>>>>
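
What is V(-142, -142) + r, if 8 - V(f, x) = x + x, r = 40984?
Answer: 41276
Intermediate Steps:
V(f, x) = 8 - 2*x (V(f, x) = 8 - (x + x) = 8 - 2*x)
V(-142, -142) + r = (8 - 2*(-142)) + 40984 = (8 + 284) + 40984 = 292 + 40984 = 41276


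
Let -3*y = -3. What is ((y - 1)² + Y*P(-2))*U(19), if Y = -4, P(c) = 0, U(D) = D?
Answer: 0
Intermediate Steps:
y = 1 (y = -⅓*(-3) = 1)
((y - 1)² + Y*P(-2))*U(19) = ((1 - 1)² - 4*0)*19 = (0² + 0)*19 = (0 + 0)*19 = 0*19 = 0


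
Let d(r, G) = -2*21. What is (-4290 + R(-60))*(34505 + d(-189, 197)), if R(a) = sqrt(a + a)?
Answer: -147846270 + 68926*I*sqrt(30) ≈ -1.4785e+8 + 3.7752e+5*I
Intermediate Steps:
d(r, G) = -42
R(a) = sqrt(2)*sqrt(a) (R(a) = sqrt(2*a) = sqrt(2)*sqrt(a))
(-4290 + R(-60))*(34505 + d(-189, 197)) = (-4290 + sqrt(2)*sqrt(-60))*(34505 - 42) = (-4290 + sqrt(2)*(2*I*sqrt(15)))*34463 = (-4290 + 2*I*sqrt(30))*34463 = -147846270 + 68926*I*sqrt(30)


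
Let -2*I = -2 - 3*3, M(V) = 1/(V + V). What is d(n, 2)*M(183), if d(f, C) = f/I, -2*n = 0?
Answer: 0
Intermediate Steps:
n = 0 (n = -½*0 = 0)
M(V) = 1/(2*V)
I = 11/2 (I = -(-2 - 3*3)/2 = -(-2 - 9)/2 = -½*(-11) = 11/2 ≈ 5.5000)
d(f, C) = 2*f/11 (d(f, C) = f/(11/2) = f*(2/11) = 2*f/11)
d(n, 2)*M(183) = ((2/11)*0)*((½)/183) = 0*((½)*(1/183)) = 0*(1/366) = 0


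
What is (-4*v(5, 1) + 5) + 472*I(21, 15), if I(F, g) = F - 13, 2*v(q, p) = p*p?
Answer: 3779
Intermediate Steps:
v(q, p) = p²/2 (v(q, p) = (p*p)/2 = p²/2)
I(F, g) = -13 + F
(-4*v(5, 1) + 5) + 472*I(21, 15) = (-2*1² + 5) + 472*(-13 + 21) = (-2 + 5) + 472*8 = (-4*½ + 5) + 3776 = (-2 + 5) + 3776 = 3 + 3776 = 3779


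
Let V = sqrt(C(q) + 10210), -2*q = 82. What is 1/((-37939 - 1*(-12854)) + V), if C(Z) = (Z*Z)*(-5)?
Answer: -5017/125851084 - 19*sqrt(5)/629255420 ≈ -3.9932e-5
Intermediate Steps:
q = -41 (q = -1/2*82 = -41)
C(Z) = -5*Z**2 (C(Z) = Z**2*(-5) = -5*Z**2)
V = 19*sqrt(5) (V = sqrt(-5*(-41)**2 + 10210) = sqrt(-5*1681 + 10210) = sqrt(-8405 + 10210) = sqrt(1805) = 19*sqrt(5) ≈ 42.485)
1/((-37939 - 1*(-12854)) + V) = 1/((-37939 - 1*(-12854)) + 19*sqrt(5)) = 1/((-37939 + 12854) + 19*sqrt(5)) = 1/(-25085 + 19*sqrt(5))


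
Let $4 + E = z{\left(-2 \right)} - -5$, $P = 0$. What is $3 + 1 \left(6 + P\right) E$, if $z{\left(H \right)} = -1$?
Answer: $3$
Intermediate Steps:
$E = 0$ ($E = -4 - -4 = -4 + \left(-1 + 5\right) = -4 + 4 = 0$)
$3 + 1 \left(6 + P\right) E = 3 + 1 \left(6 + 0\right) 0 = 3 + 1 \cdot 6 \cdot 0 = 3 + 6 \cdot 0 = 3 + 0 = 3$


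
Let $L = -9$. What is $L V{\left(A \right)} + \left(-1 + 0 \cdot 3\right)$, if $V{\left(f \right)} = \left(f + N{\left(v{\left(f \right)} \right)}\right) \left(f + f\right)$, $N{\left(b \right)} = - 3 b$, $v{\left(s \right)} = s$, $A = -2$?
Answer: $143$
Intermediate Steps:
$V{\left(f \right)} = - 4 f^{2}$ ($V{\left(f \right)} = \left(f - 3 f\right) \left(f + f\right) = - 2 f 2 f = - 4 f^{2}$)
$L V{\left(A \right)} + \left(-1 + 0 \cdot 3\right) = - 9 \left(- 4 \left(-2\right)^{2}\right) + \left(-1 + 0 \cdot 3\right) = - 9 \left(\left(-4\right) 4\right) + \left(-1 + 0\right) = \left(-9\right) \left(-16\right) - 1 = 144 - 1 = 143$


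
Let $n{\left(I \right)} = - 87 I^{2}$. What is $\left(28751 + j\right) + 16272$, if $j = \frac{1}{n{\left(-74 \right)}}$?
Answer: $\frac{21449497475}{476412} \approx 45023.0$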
<<<<
• **ASSIGNMENT**: An exact repetition of the data above is all that is needed.

• **RESULT OF THIS EXERCISE**:
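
What is V(-142, -142) + r, if 8 - V(f, x) = x + x, r = 40984?
Answer: 41276
Intermediate Steps:
V(f, x) = 8 - 2*x (V(f, x) = 8 - (x + x) = 8 - 2*x)
V(-142, -142) + r = (8 - 2*(-142)) + 40984 = (8 + 284) + 40984 = 292 + 40984 = 41276


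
Let -3*y = -3. What is ((y - 1)² + Y*P(-2))*U(19), if Y = -4, P(c) = 0, U(D) = D?
Answer: 0
Intermediate Steps:
y = 1 (y = -⅓*(-3) = 1)
((y - 1)² + Y*P(-2))*U(19) = ((1 - 1)² - 4*0)*19 = (0² + 0)*19 = (0 + 0)*19 = 0*19 = 0


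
Let d(r, G) = -2*21. What is (-4290 + R(-60))*(34505 + d(-189, 197)), if R(a) = sqrt(a + a)?
Answer: -147846270 + 68926*I*sqrt(30) ≈ -1.4785e+8 + 3.7752e+5*I
Intermediate Steps:
d(r, G) = -42
R(a) = sqrt(2)*sqrt(a) (R(a) = sqrt(2*a) = sqrt(2)*sqrt(a))
(-4290 + R(-60))*(34505 + d(-189, 197)) = (-4290 + sqrt(2)*sqrt(-60))*(34505 - 42) = (-4290 + sqrt(2)*(2*I*sqrt(15)))*34463 = (-4290 + 2*I*sqrt(30))*34463 = -147846270 + 68926*I*sqrt(30)


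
Let -2*I = -2 - 3*3, M(V) = 1/(V + V). What is d(n, 2)*M(183), if d(f, C) = f/I, -2*n = 0?
Answer: 0
Intermediate Steps:
n = 0 (n = -½*0 = 0)
M(V) = 1/(2*V)
I = 11/2 (I = -(-2 - 3*3)/2 = -(-2 - 9)/2 = -½*(-11) = 11/2 ≈ 5.5000)
d(f, C) = 2*f/11 (d(f, C) = f/(11/2) = f*(2/11) = 2*f/11)
d(n, 2)*M(183) = ((2/11)*0)*((½)/183) = 0*((½)*(1/183)) = 0*(1/366) = 0


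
What is (-4*v(5, 1) + 5) + 472*I(21, 15), if I(F, g) = F - 13, 2*v(q, p) = p*p?
Answer: 3779
Intermediate Steps:
v(q, p) = p²/2 (v(q, p) = (p*p)/2 = p²/2)
I(F, g) = -13 + F
(-4*v(5, 1) + 5) + 472*I(21, 15) = (-2*1² + 5) + 472*(-13 + 21) = (-2 + 5) + 472*8 = (-4*½ + 5) + 3776 = (-2 + 5) + 3776 = 3 + 3776 = 3779


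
Let V = sqrt(C(q) + 10210), -2*q = 82. What is 1/((-37939 - 1*(-12854)) + V), if C(Z) = (Z*Z)*(-5)?
Answer: -5017/125851084 - 19*sqrt(5)/629255420 ≈ -3.9932e-5
Intermediate Steps:
q = -41 (q = -1/2*82 = -41)
C(Z) = -5*Z**2 (C(Z) = Z**2*(-5) = -5*Z**2)
V = 19*sqrt(5) (V = sqrt(-5*(-41)**2 + 10210) = sqrt(-5*1681 + 10210) = sqrt(-8405 + 10210) = sqrt(1805) = 19*sqrt(5) ≈ 42.485)
1/((-37939 - 1*(-12854)) + V) = 1/((-37939 - 1*(-12854)) + 19*sqrt(5)) = 1/((-37939 + 12854) + 19*sqrt(5)) = 1/(-25085 + 19*sqrt(5))


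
Let $4 + E = z{\left(-2 \right)} - -5$, $P = 0$. What is $3 + 1 \left(6 + P\right) E$, if $z{\left(H \right)} = -1$?
Answer: $3$
Intermediate Steps:
$E = 0$ ($E = -4 - -4 = -4 + \left(-1 + 5\right) = -4 + 4 = 0$)
$3 + 1 \left(6 + P\right) E = 3 + 1 \left(6 + 0\right) 0 = 3 + 1 \cdot 6 \cdot 0 = 3 + 6 \cdot 0 = 3 + 0 = 3$


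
Let $L = -9$. What is $L V{\left(A \right)} + \left(-1 + 0 \cdot 3\right)$, if $V{\left(f \right)} = \left(f + N{\left(v{\left(f \right)} \right)}\right) \left(f + f\right)$, $N{\left(b \right)} = - 3 b$, $v{\left(s \right)} = s$, $A = -2$?
Answer: $143$
Intermediate Steps:
$V{\left(f \right)} = - 4 f^{2}$ ($V{\left(f \right)} = \left(f - 3 f\right) \left(f + f\right) = - 2 f 2 f = - 4 f^{2}$)
$L V{\left(A \right)} + \left(-1 + 0 \cdot 3\right) = - 9 \left(- 4 \left(-2\right)^{2}\right) + \left(-1 + 0 \cdot 3\right) = - 9 \left(\left(-4\right) 4\right) + \left(-1 + 0\right) = \left(-9\right) \left(-16\right) - 1 = 144 - 1 = 143$


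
Let $n{\left(I \right)} = - 87 I^{2}$. What is $\left(28751 + j\right) + 16272$, if $j = \frac{1}{n{\left(-74 \right)}}$?
Answer: $\frac{21449497475}{476412} \approx 45023.0$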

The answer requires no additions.